Collected data entries
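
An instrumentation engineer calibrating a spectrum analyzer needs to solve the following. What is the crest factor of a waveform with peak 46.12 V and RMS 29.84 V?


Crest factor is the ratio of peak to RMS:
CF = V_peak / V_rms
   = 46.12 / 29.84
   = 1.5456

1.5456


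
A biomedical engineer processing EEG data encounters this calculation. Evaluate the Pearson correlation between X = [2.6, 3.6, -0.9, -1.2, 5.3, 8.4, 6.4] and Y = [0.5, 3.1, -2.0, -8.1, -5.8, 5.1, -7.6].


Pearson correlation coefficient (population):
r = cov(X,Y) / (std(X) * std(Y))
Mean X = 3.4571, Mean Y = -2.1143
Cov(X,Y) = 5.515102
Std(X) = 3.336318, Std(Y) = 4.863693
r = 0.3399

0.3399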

--

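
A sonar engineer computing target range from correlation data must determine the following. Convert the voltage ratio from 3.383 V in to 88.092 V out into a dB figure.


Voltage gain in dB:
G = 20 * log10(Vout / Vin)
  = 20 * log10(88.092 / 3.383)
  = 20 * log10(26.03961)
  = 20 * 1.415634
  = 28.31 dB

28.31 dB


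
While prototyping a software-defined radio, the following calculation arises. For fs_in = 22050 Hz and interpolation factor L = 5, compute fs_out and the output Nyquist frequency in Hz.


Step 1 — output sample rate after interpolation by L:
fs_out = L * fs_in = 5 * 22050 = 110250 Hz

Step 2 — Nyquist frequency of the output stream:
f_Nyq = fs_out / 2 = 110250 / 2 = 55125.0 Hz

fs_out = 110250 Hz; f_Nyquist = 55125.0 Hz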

...

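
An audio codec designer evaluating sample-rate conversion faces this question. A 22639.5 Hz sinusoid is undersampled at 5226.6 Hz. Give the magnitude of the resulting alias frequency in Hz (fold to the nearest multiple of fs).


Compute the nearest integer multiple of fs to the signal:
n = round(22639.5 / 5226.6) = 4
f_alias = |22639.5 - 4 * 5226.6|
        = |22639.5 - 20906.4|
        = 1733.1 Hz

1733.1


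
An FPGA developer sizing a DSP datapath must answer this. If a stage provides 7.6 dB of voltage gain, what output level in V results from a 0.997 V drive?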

Task goal
Of the entries listed above, reproduce only the lines starting at the line containing "An audio codec" and ending at the line containing "An FPGA developer". Include both, exactly as they stand.

Exercise response
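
An audio codec designer evaluating sample-rate conversion faces this question. A 22639.5 Hz sinusoid is undersampled at 5226.6 Hz. Give the magnitude of the resulting alias frequency in Hz (fold to the nearest multiple of fs).


Compute the nearest integer multiple of fs to the signal:
n = round(22639.5 / 5226.6) = 4
f_alias = |22639.5 - 4 * 5226.6|
        = |22639.5 - 20906.4|
        = 1733.1 Hz

1733.1


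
An FPGA developer sizing a DSP datapath must answer this. If a stage provides 7.6 dB of voltage gain, what output level in V results from a 0.997 V drive?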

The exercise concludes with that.